## Problem
What lines of the data hold the string "Consider"? Pull each one out.
-- Input records follows --
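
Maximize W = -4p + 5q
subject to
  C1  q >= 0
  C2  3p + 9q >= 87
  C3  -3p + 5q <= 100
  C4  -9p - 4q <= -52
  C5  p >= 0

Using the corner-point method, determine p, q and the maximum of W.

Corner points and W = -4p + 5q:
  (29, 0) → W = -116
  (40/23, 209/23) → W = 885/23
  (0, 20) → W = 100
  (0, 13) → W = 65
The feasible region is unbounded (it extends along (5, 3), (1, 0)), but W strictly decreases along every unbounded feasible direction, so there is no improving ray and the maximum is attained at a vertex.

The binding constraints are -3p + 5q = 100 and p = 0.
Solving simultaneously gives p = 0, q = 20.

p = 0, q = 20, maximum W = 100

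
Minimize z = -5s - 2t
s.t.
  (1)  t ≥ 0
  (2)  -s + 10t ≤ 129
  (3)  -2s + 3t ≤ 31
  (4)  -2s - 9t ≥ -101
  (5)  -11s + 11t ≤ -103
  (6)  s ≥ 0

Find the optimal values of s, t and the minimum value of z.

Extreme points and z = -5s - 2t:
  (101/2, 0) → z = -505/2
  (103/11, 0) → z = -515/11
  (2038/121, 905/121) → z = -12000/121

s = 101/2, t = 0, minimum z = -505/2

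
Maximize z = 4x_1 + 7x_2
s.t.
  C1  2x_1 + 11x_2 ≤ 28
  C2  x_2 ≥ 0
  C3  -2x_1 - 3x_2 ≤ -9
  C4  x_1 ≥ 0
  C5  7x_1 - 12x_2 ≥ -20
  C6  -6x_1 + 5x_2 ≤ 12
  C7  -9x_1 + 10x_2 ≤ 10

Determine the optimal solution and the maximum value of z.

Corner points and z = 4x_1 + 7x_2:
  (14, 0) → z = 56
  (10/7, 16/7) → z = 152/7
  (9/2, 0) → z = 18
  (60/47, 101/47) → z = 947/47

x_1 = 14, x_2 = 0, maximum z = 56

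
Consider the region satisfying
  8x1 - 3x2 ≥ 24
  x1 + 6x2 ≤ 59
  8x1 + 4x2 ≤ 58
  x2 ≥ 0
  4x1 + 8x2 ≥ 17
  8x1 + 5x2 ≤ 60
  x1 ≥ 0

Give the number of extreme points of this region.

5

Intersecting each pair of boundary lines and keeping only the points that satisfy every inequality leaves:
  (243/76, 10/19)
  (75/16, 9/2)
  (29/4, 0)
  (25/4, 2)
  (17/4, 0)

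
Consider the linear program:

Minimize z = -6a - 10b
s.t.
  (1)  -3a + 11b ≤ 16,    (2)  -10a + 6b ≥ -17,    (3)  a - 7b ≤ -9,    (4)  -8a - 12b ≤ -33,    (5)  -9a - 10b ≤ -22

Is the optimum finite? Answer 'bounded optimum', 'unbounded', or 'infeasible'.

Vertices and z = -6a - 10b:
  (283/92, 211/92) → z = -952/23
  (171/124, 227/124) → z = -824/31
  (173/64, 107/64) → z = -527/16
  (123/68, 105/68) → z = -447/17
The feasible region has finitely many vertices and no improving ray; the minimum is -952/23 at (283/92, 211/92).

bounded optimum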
-- Input records concluded --
## Written response
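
Consider the region satisfying
Consider the linear program: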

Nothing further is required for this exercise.